* _What is needed_:
Pick every line from the data below that contains the string "encoding" and copy it.

[Stored items]
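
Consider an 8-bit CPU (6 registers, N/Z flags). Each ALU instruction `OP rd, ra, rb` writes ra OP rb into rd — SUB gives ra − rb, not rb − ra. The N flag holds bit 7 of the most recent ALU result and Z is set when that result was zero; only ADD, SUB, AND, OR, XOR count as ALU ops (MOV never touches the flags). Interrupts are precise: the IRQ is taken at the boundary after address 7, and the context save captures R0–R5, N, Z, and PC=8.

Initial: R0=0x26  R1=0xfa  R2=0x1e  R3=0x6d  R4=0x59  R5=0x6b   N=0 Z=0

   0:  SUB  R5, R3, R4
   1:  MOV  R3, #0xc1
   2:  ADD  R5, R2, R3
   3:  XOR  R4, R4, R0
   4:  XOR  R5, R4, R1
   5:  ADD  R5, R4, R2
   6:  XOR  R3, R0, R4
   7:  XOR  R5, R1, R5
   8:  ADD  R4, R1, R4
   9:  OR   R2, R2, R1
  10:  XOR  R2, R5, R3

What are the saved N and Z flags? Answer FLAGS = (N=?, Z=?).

FLAGS = (N=0, Z=0)

after  0: R0=0x26 R1=0xfa R2=0x1e R3=0x6d R4=0x59 R5=0x14  N=0 Z=0
after  1: R0=0x26 R1=0xfa R2=0x1e R3=0xc1 R4=0x59 R5=0x14  N=0 Z=0
after  2: R0=0x26 R1=0xfa R2=0x1e R3=0xc1 R4=0x59 R5=0xdf  N=1 Z=0
after  3: R0=0x26 R1=0xfa R2=0x1e R3=0xc1 R4=0x7f R5=0xdf  N=0 Z=0
after  4: R0=0x26 R1=0xfa R2=0x1e R3=0xc1 R4=0x7f R5=0x85  N=1 Z=0
after  5: R0=0x26 R1=0xfa R2=0x1e R3=0xc1 R4=0x7f R5=0x9d  N=1 Z=0
after  6: R0=0x26 R1=0xfa R2=0x1e R3=0x59 R4=0x7f R5=0x9d  N=0 Z=0
after  7: R0=0x26 R1=0xfa R2=0x1e R3=0x59 R4=0x7f R5=0x67  N=0 Z=0
-- IRQ taken; context saved, return-PC = 8 --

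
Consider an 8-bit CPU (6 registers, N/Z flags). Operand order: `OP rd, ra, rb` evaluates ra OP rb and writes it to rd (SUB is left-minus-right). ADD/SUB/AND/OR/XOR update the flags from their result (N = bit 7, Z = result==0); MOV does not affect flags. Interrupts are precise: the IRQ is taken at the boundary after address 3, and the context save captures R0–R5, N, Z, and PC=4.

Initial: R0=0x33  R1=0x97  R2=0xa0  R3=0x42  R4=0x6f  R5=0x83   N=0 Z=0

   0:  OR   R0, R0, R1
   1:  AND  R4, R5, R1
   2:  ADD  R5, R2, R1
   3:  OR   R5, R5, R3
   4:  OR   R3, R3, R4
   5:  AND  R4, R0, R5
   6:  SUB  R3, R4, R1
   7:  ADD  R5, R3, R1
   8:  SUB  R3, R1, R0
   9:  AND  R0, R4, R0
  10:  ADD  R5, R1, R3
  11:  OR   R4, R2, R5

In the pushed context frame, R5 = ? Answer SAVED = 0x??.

after  0: R0=0xb7 R1=0x97 R2=0xa0 R3=0x42 R4=0x6f R5=0x83  N=1 Z=0
after  1: R0=0xb7 R1=0x97 R2=0xa0 R3=0x42 R4=0x83 R5=0x83  N=1 Z=0
after  2: R0=0xb7 R1=0x97 R2=0xa0 R3=0x42 R4=0x83 R5=0x37  N=0 Z=0
after  3: R0=0xb7 R1=0x97 R2=0xa0 R3=0x42 R4=0x83 R5=0x77  N=0 Z=0
-- IRQ taken; context saved, return-PC = 4 --

SAVED = 0x77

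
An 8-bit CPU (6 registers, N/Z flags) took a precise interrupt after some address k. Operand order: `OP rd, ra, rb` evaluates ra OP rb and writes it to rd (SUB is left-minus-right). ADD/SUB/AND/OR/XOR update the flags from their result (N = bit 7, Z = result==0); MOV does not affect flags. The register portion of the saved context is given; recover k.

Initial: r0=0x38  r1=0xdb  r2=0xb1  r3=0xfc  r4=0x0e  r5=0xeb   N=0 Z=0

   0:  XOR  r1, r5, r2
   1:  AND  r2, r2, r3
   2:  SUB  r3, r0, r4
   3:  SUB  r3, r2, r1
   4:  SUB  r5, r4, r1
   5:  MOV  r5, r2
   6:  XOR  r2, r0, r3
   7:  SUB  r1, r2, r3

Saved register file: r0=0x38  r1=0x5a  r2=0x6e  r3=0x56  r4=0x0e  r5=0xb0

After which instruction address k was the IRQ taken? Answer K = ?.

after  0: r0=0x38 r1=0x5a r2=0xb1 r3=0xfc r4=0x0e r5=0xeb  N=0 Z=0
after  1: r0=0x38 r1=0x5a r2=0xb0 r3=0xfc r4=0x0e r5=0xeb  N=1 Z=0
after  2: r0=0x38 r1=0x5a r2=0xb0 r3=0x2a r4=0x0e r5=0xeb  N=0 Z=0
after  3: r0=0x38 r1=0x5a r2=0xb0 r3=0x56 r4=0x0e r5=0xeb  N=0 Z=0
after  4: r0=0x38 r1=0x5a r2=0xb0 r3=0x56 r4=0x0e r5=0xb4  N=1 Z=0
after  5: r0=0x38 r1=0x5a r2=0xb0 r3=0x56 r4=0x0e r5=0xb0  N=1 Z=0
after  6: r0=0x38 r1=0x5a r2=0x6e r3=0x56 r4=0x0e r5=0xb0  N=0 Z=0
-- IRQ taken; context saved, return-PC = 7 --

K = 6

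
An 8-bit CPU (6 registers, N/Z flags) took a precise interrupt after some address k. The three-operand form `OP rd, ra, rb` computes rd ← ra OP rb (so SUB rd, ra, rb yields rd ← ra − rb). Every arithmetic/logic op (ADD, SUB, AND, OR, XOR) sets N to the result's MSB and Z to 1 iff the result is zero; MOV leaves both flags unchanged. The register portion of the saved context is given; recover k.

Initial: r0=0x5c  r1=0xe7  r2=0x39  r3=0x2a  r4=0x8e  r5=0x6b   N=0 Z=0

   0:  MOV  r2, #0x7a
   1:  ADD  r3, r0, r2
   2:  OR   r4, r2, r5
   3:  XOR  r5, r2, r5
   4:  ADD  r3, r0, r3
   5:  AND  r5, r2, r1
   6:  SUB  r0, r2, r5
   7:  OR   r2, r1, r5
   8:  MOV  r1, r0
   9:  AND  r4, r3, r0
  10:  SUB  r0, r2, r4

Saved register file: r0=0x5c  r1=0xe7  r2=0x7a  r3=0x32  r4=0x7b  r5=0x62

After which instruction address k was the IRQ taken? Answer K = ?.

K = 5

after  0: r0=0x5c r1=0xe7 r2=0x7a r3=0x2a r4=0x8e r5=0x6b  N=0 Z=0
after  1: r0=0x5c r1=0xe7 r2=0x7a r3=0xd6 r4=0x8e r5=0x6b  N=1 Z=0
after  2: r0=0x5c r1=0xe7 r2=0x7a r3=0xd6 r4=0x7b r5=0x6b  N=0 Z=0
after  3: r0=0x5c r1=0xe7 r2=0x7a r3=0xd6 r4=0x7b r5=0x11  N=0 Z=0
after  4: r0=0x5c r1=0xe7 r2=0x7a r3=0x32 r4=0x7b r5=0x11  N=0 Z=0
after  5: r0=0x5c r1=0xe7 r2=0x7a r3=0x32 r4=0x7b r5=0x62  N=0 Z=0
-- IRQ taken; context saved, return-PC = 6 --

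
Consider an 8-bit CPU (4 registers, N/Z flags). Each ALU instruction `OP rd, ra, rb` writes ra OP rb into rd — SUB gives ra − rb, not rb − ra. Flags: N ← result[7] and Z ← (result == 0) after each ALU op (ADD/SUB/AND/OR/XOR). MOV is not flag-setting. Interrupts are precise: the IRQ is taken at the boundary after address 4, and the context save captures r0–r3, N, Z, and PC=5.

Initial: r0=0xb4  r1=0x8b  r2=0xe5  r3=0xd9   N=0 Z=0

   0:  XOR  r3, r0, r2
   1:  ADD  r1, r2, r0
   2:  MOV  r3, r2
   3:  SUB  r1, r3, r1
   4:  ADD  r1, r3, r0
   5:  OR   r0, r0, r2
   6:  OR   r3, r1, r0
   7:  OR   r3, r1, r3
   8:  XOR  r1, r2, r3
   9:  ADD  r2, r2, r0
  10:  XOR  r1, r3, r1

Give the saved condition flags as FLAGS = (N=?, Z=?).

after  0: r0=0xb4 r1=0x8b r2=0xe5 r3=0x51  N=0 Z=0
after  1: r0=0xb4 r1=0x99 r2=0xe5 r3=0x51  N=1 Z=0
after  2: r0=0xb4 r1=0x99 r2=0xe5 r3=0xe5  N=1 Z=0
after  3: r0=0xb4 r1=0x4c r2=0xe5 r3=0xe5  N=0 Z=0
after  4: r0=0xb4 r1=0x99 r2=0xe5 r3=0xe5  N=1 Z=0
-- IRQ taken; context saved, return-PC = 5 --

FLAGS = (N=1, Z=0)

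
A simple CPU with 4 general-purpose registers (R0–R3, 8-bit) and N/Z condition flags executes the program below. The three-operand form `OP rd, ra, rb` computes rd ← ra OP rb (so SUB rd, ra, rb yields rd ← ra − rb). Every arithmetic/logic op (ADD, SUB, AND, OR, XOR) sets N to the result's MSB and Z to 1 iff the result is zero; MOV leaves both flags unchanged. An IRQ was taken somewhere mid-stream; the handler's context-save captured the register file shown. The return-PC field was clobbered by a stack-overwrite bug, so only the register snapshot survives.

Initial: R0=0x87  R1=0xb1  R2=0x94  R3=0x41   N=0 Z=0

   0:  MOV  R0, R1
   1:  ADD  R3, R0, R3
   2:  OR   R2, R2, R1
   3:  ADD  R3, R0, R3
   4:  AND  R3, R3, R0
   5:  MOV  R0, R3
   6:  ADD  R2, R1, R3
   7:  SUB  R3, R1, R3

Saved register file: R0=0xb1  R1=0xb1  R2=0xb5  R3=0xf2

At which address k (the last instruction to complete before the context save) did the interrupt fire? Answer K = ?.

K = 2

after  0: R0=0xb1 R1=0xb1 R2=0x94 R3=0x41  N=0 Z=0
after  1: R0=0xb1 R1=0xb1 R2=0x94 R3=0xf2  N=1 Z=0
after  2: R0=0xb1 R1=0xb1 R2=0xb5 R3=0xf2  N=1 Z=0
-- IRQ taken; context saved, return-PC = 3 --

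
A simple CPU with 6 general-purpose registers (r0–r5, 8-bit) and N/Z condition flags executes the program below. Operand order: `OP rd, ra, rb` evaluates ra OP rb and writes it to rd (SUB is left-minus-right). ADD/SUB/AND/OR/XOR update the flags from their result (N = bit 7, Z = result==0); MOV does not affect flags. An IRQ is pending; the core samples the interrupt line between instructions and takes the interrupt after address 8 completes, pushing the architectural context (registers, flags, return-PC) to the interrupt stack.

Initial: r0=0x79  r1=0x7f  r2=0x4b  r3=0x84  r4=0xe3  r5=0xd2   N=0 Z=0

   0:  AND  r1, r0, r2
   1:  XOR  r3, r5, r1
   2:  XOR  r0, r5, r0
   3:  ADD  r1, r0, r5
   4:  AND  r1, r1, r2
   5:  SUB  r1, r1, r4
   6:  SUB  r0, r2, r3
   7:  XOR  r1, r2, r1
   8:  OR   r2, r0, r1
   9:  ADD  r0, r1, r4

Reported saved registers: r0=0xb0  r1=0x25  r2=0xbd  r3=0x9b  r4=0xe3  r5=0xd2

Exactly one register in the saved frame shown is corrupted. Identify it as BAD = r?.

BAD = r1

after  0: r0=0x79 r1=0x49 r2=0x4b r3=0x84 r4=0xe3 r5=0xd2  N=0 Z=0
after  1: r0=0x79 r1=0x49 r2=0x4b r3=0x9b r4=0xe3 r5=0xd2  N=1 Z=0
after  2: r0=0xab r1=0x49 r2=0x4b r3=0x9b r4=0xe3 r5=0xd2  N=1 Z=0
after  3: r0=0xab r1=0x7d r2=0x4b r3=0x9b r4=0xe3 r5=0xd2  N=0 Z=0
after  4: r0=0xab r1=0x49 r2=0x4b r3=0x9b r4=0xe3 r5=0xd2  N=0 Z=0
after  5: r0=0xab r1=0x66 r2=0x4b r3=0x9b r4=0xe3 r5=0xd2  N=0 Z=0
after  6: r0=0xb0 r1=0x66 r2=0x4b r3=0x9b r4=0xe3 r5=0xd2  N=1 Z=0
after  7: r0=0xb0 r1=0x2d r2=0x4b r3=0x9b r4=0xe3 r5=0xd2  N=0 Z=0
after  8: r0=0xb0 r1=0x2d r2=0xbd r3=0x9b r4=0xe3 r5=0xd2  N=1 Z=0
-- IRQ taken; context saved, return-PC = 9 --
mismatch: r1: reported 0x25 vs actual 0x2d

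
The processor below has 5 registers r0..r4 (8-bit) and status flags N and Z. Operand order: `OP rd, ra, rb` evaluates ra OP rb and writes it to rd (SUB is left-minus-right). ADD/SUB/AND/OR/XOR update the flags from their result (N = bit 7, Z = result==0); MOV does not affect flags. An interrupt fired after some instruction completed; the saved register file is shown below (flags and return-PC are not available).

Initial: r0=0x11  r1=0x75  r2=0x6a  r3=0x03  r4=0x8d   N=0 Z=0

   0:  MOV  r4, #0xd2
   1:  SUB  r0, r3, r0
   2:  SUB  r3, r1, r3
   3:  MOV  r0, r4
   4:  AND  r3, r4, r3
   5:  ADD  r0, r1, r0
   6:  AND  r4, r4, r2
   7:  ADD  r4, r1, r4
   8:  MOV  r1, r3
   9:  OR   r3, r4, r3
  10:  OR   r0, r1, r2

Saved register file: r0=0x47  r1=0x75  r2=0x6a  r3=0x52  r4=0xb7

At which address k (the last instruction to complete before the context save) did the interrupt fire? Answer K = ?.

after  0: r0=0x11 r1=0x75 r2=0x6a r3=0x03 r4=0xd2  N=0 Z=0
after  1: r0=0xf2 r1=0x75 r2=0x6a r3=0x03 r4=0xd2  N=1 Z=0
after  2: r0=0xf2 r1=0x75 r2=0x6a r3=0x72 r4=0xd2  N=0 Z=0
after  3: r0=0xd2 r1=0x75 r2=0x6a r3=0x72 r4=0xd2  N=0 Z=0
after  4: r0=0xd2 r1=0x75 r2=0x6a r3=0x52 r4=0xd2  N=0 Z=0
after  5: r0=0x47 r1=0x75 r2=0x6a r3=0x52 r4=0xd2  N=0 Z=0
after  6: r0=0x47 r1=0x75 r2=0x6a r3=0x52 r4=0x42  N=0 Z=0
after  7: r0=0x47 r1=0x75 r2=0x6a r3=0x52 r4=0xb7  N=1 Z=0
-- IRQ taken; context saved, return-PC = 8 --

K = 7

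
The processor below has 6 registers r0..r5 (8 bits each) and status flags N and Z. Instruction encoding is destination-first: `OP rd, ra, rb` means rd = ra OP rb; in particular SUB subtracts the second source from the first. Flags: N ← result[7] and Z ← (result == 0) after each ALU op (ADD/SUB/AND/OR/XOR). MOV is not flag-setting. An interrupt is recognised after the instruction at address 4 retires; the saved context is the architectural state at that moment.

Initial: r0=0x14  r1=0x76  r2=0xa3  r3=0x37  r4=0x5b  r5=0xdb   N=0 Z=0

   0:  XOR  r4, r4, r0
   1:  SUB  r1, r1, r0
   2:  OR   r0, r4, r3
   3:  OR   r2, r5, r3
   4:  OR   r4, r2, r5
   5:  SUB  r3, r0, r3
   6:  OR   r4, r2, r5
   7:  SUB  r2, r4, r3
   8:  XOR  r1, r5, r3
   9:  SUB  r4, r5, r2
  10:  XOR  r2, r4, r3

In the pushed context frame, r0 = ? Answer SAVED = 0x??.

SAVED = 0x7f

after  0: r0=0x14 r1=0x76 r2=0xa3 r3=0x37 r4=0x4f r5=0xdb  N=0 Z=0
after  1: r0=0x14 r1=0x62 r2=0xa3 r3=0x37 r4=0x4f r5=0xdb  N=0 Z=0
after  2: r0=0x7f r1=0x62 r2=0xa3 r3=0x37 r4=0x4f r5=0xdb  N=0 Z=0
after  3: r0=0x7f r1=0x62 r2=0xff r3=0x37 r4=0x4f r5=0xdb  N=1 Z=0
after  4: r0=0x7f r1=0x62 r2=0xff r3=0x37 r4=0xff r5=0xdb  N=1 Z=0
-- IRQ taken; context saved, return-PC = 5 --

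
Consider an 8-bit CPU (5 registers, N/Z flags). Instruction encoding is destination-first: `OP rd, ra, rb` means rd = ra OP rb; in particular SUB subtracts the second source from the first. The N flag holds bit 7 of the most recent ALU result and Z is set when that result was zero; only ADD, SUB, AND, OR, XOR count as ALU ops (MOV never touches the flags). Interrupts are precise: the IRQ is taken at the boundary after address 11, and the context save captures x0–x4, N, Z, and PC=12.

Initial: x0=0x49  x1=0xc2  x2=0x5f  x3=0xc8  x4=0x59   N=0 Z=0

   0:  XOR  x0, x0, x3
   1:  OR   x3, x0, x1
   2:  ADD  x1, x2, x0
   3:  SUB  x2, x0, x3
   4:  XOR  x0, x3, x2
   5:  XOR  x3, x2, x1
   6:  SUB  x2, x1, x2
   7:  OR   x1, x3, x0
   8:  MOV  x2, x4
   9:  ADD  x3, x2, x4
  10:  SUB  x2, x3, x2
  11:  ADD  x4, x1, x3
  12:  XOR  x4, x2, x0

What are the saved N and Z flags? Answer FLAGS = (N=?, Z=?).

after  0: x0=0x81 x1=0xc2 x2=0x5f x3=0xc8 x4=0x59  N=1 Z=0
after  1: x0=0x81 x1=0xc2 x2=0x5f x3=0xc3 x4=0x59  N=1 Z=0
after  2: x0=0x81 x1=0xe0 x2=0x5f x3=0xc3 x4=0x59  N=1 Z=0
after  3: x0=0x81 x1=0xe0 x2=0xbe x3=0xc3 x4=0x59  N=1 Z=0
after  4: x0=0x7d x1=0xe0 x2=0xbe x3=0xc3 x4=0x59  N=0 Z=0
after  5: x0=0x7d x1=0xe0 x2=0xbe x3=0x5e x4=0x59  N=0 Z=0
after  6: x0=0x7d x1=0xe0 x2=0x22 x3=0x5e x4=0x59  N=0 Z=0
after  7: x0=0x7d x1=0x7f x2=0x22 x3=0x5e x4=0x59  N=0 Z=0
after  8: x0=0x7d x1=0x7f x2=0x59 x3=0x5e x4=0x59  N=0 Z=0
after  9: x0=0x7d x1=0x7f x2=0x59 x3=0xb2 x4=0x59  N=1 Z=0
after 10: x0=0x7d x1=0x7f x2=0x59 x3=0xb2 x4=0x59  N=0 Z=0
after 11: x0=0x7d x1=0x7f x2=0x59 x3=0xb2 x4=0x31  N=0 Z=0
-- IRQ taken; context saved, return-PC = 12 --

FLAGS = (N=0, Z=0)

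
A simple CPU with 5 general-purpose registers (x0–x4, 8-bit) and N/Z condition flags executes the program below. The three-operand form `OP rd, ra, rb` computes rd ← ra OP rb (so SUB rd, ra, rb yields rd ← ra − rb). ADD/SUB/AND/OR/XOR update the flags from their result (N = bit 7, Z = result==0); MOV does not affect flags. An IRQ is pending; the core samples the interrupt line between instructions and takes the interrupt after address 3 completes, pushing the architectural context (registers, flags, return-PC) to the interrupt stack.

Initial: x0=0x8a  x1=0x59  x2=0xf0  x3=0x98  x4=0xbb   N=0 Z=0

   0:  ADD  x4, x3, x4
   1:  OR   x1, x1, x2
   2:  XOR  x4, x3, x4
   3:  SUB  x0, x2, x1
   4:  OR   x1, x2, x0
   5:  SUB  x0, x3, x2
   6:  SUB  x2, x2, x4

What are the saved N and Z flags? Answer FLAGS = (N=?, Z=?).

after  0: x0=0x8a x1=0x59 x2=0xf0 x3=0x98 x4=0x53  N=0 Z=0
after  1: x0=0x8a x1=0xf9 x2=0xf0 x3=0x98 x4=0x53  N=1 Z=0
after  2: x0=0x8a x1=0xf9 x2=0xf0 x3=0x98 x4=0xcb  N=1 Z=0
after  3: x0=0xf7 x1=0xf9 x2=0xf0 x3=0x98 x4=0xcb  N=1 Z=0
-- IRQ taken; context saved, return-PC = 4 --

FLAGS = (N=1, Z=0)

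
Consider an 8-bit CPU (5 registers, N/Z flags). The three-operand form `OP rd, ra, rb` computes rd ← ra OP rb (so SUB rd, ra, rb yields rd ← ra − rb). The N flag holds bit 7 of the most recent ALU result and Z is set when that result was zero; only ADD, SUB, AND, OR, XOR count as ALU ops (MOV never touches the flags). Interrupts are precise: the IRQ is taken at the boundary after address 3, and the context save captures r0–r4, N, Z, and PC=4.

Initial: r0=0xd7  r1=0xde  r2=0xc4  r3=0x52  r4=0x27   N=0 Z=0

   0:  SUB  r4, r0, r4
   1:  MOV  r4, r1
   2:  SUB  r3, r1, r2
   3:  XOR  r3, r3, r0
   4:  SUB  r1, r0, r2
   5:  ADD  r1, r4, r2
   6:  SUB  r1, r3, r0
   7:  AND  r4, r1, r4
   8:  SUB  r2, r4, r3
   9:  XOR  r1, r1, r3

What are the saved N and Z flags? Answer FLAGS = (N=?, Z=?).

FLAGS = (N=1, Z=0)

after  0: r0=0xd7 r1=0xde r2=0xc4 r3=0x52 r4=0xb0  N=1 Z=0
after  1: r0=0xd7 r1=0xde r2=0xc4 r3=0x52 r4=0xde  N=1 Z=0
after  2: r0=0xd7 r1=0xde r2=0xc4 r3=0x1a r4=0xde  N=0 Z=0
after  3: r0=0xd7 r1=0xde r2=0xc4 r3=0xcd r4=0xde  N=1 Z=0
-- IRQ taken; context saved, return-PC = 4 --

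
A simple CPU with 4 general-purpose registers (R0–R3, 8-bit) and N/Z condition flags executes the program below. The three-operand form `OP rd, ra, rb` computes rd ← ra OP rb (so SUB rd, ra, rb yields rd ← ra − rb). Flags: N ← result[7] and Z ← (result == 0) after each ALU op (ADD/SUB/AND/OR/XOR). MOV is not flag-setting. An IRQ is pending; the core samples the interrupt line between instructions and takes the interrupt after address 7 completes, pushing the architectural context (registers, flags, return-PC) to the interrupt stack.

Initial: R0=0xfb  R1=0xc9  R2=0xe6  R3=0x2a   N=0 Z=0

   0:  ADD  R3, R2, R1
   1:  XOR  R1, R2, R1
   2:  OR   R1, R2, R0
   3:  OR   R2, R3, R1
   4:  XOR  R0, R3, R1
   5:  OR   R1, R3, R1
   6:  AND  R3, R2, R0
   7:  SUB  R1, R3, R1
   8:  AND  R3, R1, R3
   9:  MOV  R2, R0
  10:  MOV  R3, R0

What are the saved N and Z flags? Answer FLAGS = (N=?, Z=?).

FLAGS = (N=0, Z=0)

after  0: R0=0xfb R1=0xc9 R2=0xe6 R3=0xaf  N=1 Z=0
after  1: R0=0xfb R1=0x2f R2=0xe6 R3=0xaf  N=0 Z=0
after  2: R0=0xfb R1=0xff R2=0xe6 R3=0xaf  N=1 Z=0
after  3: R0=0xfb R1=0xff R2=0xff R3=0xaf  N=1 Z=0
after  4: R0=0x50 R1=0xff R2=0xff R3=0xaf  N=0 Z=0
after  5: R0=0x50 R1=0xff R2=0xff R3=0xaf  N=1 Z=0
after  6: R0=0x50 R1=0xff R2=0xff R3=0x50  N=0 Z=0
after  7: R0=0x50 R1=0x51 R2=0xff R3=0x50  N=0 Z=0
-- IRQ taken; context saved, return-PC = 8 --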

* _Answer to the exercise_:
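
The processor below has 6 registers r0..r5 (8 bits each) and status flags N and Z. Instruction encoding is destination-first: `OP rd, ra, rb` means rd = ra OP rb; in particular SUB subtracts the second source from the first. Flags: N ← result[7] and Z ← (result == 0) after each ALU op (ADD/SUB/AND/OR/XOR). MOV is not flag-setting. An interrupt is recognised after the instruction at address 4 retires; the saved context is the architectural state at that moment.
Consider an 8-bit CPU (5 registers, N/Z flags). Instruction encoding is destination-first: `OP rd, ra, rb` means rd = ra OP rb; in particular SUB subtracts the second source from the first. The N flag holds bit 7 of the most recent ALU result and Z is set when that result was zero; only ADD, SUB, AND, OR, XOR count as ALU ops (MOV never touches the flags). Interrupts are precise: the IRQ is taken at the boundary after address 11, and the context save captures x0–x4, N, Z, and PC=12.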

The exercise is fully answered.